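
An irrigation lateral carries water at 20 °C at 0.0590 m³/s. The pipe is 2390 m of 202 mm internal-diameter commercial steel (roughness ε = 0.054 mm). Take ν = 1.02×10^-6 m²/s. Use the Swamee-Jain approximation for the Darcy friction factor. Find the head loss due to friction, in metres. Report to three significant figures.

h_f ≈ 33.8 m

V = 4Q/(πD²) = 4·0.0590/(π·0.202²) = 1.841 m/s
Re = VD/ν = 1.841·0.202/1.02×10^-6 = 3.65×10^5 → turbulent
ε/D = 0.054/202 = 2.67×10^-4
Swamee-Jain: f = 0.01652
h_f = f(L/D)V²/(2g) = 0.01652·(2390/0.202)·1.841²/(2·9.81) = 33.77 m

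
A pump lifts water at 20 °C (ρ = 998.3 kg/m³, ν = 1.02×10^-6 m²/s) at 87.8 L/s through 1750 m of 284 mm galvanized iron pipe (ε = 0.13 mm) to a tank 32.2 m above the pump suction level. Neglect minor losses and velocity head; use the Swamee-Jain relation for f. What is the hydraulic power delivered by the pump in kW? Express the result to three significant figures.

P_hyd ≈ 36.9 kW

V = 4Q/(πD²) = 1.386 m/s; Re = 3.86×10^5; ε/D = 4.58×10^-4; f = 0.01777
h_f = f(L/D)V²/2g = 10.72 m
Total head H = z + h_f = 32.2 + 10.72 = 42.92 m
P_hyd = ρgQH = 998.3·9.81·0.0878·42.92 = 36.91 kW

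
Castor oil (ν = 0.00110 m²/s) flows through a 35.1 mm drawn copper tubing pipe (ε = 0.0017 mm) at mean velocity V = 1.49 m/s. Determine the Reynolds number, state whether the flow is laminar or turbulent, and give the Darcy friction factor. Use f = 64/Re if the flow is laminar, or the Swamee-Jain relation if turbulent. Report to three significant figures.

Re = VD/ν = 1.490·0.0351/0.00110 = 47.5
Re < 2300 → laminar → f = 64/Re = 1.346

Re ≈ 47.5; laminar; f = 64/Re ≈ 1.35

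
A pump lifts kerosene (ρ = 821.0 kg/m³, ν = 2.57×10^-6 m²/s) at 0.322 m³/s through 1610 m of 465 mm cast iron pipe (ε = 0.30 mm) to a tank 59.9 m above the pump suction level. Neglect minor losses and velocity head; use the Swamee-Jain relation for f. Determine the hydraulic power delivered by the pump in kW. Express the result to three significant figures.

P_hyd ≈ 187 kW

V = 4Q/(πD²) = 1.896 m/s; Re = 3.43×10^5; ε/D = 6.45×10^-4; f = 0.01897
h_f = f(L/D)V²/2g = 12.03 m
Total head H = z + h_f = 59.9 + 12.03 = 71.93 m
P_hyd = ρgQH = 821.0·9.81·0.322·71.93 = 186.6 kW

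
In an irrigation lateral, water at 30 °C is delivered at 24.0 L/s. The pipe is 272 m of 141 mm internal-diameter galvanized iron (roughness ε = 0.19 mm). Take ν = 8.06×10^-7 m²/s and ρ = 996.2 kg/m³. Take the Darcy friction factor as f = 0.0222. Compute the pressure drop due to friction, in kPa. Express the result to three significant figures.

V = 4Q/(πD²) = 4·0.0240/(π·0.141²) = 1.537 m/s
h_f = f(L/D)V²/(2g) = 0.02220·(272/0.141)·1.537²/(2·9.81) = 5.157 m
Δp = ρg·h_f = 996.2·9.81·5.157 = 50.39 kPa

Δp ≈ 50.4 kPa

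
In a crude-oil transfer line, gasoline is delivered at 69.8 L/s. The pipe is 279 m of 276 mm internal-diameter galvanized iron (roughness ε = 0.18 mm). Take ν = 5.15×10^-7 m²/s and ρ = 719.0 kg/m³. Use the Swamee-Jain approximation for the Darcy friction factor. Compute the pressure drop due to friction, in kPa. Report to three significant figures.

Δp ≈ 9.15 kPa

V = 4Q/(πD²) = 4·0.0698/(π·0.276²) = 1.167 m/s
Re = VD/ν = 1.167·0.276/5.15×10^-7 = 6.25×10^5 → turbulent
ε/D = 0.18/276 = 6.52×10^-4
Swamee-Jain: f = 0.01851
h_f = f(L/D)V²/(2g) = 0.01851·(279/0.276)·1.167²/(2·9.81) = 1.298 m
Δp = ρg·h_f = 719.0·9.81·1.298 = 9.154 kPa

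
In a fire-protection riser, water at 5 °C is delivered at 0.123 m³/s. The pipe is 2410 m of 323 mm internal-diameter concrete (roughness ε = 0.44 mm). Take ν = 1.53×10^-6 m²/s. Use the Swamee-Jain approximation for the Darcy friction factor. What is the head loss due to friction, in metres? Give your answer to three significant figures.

h_f ≈ 18.9 m

V = 4Q/(πD²) = 4·0.123/(π·0.323²) = 1.501 m/s
Re = VD/ν = 1.501·0.323/1.53×10^-6 = 3.17×10^5 → turbulent
ε/D = 0.44/323 = 0.00136
Swamee-Jain: f = 0.02209
h_f = f(L/D)V²/(2g) = 0.02209·(2410/0.323)·1.501²/(2·9.81) = 18.93 m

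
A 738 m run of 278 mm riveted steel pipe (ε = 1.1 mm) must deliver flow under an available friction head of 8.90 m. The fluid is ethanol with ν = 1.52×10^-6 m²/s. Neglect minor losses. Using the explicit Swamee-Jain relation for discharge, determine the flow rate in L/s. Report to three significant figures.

Swamee-Jain (Type II): Q = -0.965·√(gD⁵h_f/L)·ln[ε/(3.7D) + √(3.17ν²L/(gD³h_f))]
√(gD⁵h_f/L) = √(9.81·0.278⁵·8.90/738) = 0.01402
ε/(3.7D) = 0.00107; √(3.17ν²L/(gD³h_f)) = 5.37×10^-5
Q = -0.965·0.01402·ln(0.001123) = 0.09186 m³/s
Check: V = 1.51 m/s, Re = 2.77×10^5, f = 0.02888, h_f = 8.95 m ≈ 8.90 m ✓

Q ≈ 91.9 L/s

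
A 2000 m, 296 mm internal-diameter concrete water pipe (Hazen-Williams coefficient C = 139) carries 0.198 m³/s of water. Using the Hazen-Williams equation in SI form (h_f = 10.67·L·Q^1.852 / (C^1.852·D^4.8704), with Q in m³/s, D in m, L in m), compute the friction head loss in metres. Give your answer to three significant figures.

h_f = 10.67·2000·0.198^1.852 / (139^1.852·0.296^4.8704) = 42.93 m

h_f ≈ 42.9 m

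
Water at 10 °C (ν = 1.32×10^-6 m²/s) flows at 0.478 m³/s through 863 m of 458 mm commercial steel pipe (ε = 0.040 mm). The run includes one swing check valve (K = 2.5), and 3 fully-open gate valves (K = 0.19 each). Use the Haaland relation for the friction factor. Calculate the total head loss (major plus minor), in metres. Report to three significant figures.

H_L ≈ 11.9 m

V = 4Q/(πD²) = 2.901 m/s; V²/2g = 0.4291 m
Re = 1.01×10^6, ε/D = 8.73×10^-5 → f = 0.01313 (Haaland)
Major: h_f = f(L/D)·V²/2g = 0.01313·1884·0.4291 = 10.61 m
Minor: ΣK = 3.07; h_m = ΣK·V²/2g = 1.317 m
Total H_L = 10.61 + 1.317 = 11.93 m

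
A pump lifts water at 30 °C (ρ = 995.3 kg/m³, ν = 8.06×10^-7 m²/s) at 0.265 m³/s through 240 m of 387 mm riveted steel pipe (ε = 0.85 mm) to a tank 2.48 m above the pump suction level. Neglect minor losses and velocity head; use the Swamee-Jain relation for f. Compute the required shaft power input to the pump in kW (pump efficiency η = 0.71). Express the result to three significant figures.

V = 4Q/(πD²) = 2.253 m/s; Re = 1.08×10^6; ε/D = 0.00220; f = 0.02424
h_f = f(L/D)V²/2g = 3.889 m
Total head H = z + h_f = 2.48 + 3.889 = 6.369 m
P_hyd = ρgQH = 995.3·9.81·0.265·6.369 = 16.48 kW
P_shaft = P_hyd/η = 16.48/0.71 = 23.21 kW

P_shaft ≈ 23.2 kW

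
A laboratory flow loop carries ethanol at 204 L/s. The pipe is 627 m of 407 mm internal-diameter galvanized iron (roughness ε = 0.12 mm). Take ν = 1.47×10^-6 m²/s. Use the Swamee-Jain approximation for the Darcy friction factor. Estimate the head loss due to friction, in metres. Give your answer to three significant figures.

V = 4Q/(πD²) = 4·0.204/(π·0.407²) = 1.568 m/s
Re = VD/ν = 1.568·0.407/1.47×10^-6 = 4.34×10^5 → turbulent
ε/D = 0.12/407 = 2.95×10^-4
Swamee-Jain: f = 0.01650
h_f = f(L/D)V²/(2g) = 0.01650·(627/0.407)·1.568²/(2·9.81) = 3.185 m

h_f ≈ 3.19 m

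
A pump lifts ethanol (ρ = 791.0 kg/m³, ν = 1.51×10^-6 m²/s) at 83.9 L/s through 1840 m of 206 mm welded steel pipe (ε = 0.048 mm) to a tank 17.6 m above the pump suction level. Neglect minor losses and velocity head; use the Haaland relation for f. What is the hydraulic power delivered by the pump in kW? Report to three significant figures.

P_hyd ≈ 41.7 kW

V = 4Q/(πD²) = 2.517 m/s; Re = 3.43×10^5; ε/D = 2.33×10^-4; f = 0.01610
h_f = f(L/D)V²/2g = 46.44 m
Total head H = z + h_f = 17.6 + 46.44 = 64.04 m
P_hyd = ρgQH = 791.0·9.81·0.0839·64.04 = 41.69 kW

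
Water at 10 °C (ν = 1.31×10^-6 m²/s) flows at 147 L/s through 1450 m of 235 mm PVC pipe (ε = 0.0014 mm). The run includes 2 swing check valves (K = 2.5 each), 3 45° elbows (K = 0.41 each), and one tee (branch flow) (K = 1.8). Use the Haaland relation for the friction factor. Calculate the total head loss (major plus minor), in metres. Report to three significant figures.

H_L ≈ 50.6 m

V = 4Q/(πD²) = 3.389 m/s; V²/2g = 0.5854 m
Re = 6.08×10^5, ε/D = 5.96×10^-6 → f = 0.01269 (Haaland)
Major: h_f = f(L/D)·V²/2g = 0.01269·6170·0.5854 = 45.85 m
Minor: ΣK = 8.03; h_m = ΣK·V²/2g = 4.701 m
Total H_L = 45.85 + 4.701 = 50.55 m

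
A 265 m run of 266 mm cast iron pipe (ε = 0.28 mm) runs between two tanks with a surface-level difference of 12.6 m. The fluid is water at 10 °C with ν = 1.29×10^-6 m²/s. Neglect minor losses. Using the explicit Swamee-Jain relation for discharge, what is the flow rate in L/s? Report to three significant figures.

Q ≈ 194 L/s

Swamee-Jain (Type II): Q = -0.965·√(gD⁵h_f/L)·ln[ε/(3.7D) + √(3.17ν²L/(gD³h_f))]
√(gD⁵h_f/L) = √(9.81·0.266⁵·12.6/265) = 0.02492
ε/(3.7D) = 2.84×10^-4; √(3.17ν²L/(gD³h_f)) = 2.45×10^-5
Q = -0.965·0.02492·ln(3.090×10^-4) = 0.1944 m³/s
Check: V = 3.50 m/s, Re = 7.21×10^5, f = 0.02039, h_f = 12.7 m ≈ 12.6 m ✓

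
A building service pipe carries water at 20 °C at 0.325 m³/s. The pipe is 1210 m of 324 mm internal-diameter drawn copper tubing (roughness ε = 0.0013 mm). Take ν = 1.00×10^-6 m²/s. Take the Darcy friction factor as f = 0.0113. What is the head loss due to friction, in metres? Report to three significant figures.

h_f ≈ 33.4 m

V = 4Q/(πD²) = 4·0.325/(π·0.324²) = 3.942 m/s
h_f = f(L/D)V²/(2g) = 0.01130·(1210/0.324)·3.942²/(2·9.81) = 33.42 m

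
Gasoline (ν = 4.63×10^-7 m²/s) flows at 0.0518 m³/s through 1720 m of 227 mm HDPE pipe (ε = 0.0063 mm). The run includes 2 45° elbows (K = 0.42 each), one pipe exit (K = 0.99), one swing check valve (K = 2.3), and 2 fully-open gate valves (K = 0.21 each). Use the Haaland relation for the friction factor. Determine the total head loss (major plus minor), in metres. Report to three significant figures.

V = 4Q/(πD²) = 1.280 m/s; V²/2g = 0.08350 m
Re = 6.28×10^5, ε/D = 2.78×10^-5 → f = 0.01294 (Haaland)
Major: h_f = f(L/D)·V²/2g = 0.01294·7577·0.08350 = 8.184 m
Minor: ΣK = 4.55; h_m = ΣK·V²/2g = 0.3799 m
Total H_L = 8.184 + 0.3799 = 8.564 m

H_L ≈ 8.56 m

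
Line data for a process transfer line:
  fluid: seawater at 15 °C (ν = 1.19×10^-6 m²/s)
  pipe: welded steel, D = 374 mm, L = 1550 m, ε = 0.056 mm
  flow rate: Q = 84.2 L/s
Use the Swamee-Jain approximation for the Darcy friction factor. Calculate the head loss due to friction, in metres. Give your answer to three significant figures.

V = 4Q/(πD²) = 4·0.0842/(π·0.374²) = 0.7664 m/s
Re = VD/ν = 0.7664·0.374/1.19×10^-6 = 2.41×10^5 → turbulent
ε/D = 0.056/374 = 1.50×10^-4
Swamee-Jain: f = 0.01634
h_f = f(L/D)V²/(2g) = 0.01634·(1550/0.374)·0.7664²/(2·9.81) = 2.028 m

h_f ≈ 2.03 m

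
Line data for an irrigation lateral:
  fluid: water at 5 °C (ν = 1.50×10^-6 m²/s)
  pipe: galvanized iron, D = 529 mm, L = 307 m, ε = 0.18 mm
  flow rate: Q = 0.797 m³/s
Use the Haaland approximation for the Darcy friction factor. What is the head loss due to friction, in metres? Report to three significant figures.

h_f ≈ 6.16 m

V = 4Q/(πD²) = 4·0.797/(π·0.529²) = 3.626 m/s
Re = VD/ν = 3.626·0.529/1.50×10^-6 = 1.28×10^6 → turbulent
ε/D = 0.18/529 = 3.40×10^-4
Haaland: f = 0.01584
h_f = f(L/D)V²/(2g) = 0.01584·(307/0.529)·3.626²/(2·9.81) = 6.159 m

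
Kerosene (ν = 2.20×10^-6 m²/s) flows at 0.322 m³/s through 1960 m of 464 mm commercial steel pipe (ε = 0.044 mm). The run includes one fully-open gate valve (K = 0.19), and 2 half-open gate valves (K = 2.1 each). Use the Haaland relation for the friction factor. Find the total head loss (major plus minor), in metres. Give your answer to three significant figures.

H_L ≈ 12.2 m

V = 4Q/(πD²) = 1.904 m/s; V²/2g = 0.1848 m
Re = 4.02×10^5, ε/D = 9.48×10^-5 → f = 0.01459 (Haaland)
Major: h_f = f(L/D)·V²/2g = 0.01459·4224·0.1848 = 11.39 m
Minor: ΣK = 4.39; h_m = ΣK·V²/2g = 0.8114 m
Total H_L = 11.39 + 0.8114 = 12.21 m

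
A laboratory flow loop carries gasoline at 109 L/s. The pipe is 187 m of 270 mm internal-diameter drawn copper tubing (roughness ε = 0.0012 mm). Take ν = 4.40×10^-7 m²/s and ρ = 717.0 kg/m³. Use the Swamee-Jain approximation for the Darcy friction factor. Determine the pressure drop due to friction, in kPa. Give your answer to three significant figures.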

• [DESCRIPTION OF THE TASK] Return each line of the material above in which the string "data" appears.

• [RESULT FOR THIS EXERCISE]
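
Line data for a process transfer line:
Line data for an irrigation lateral: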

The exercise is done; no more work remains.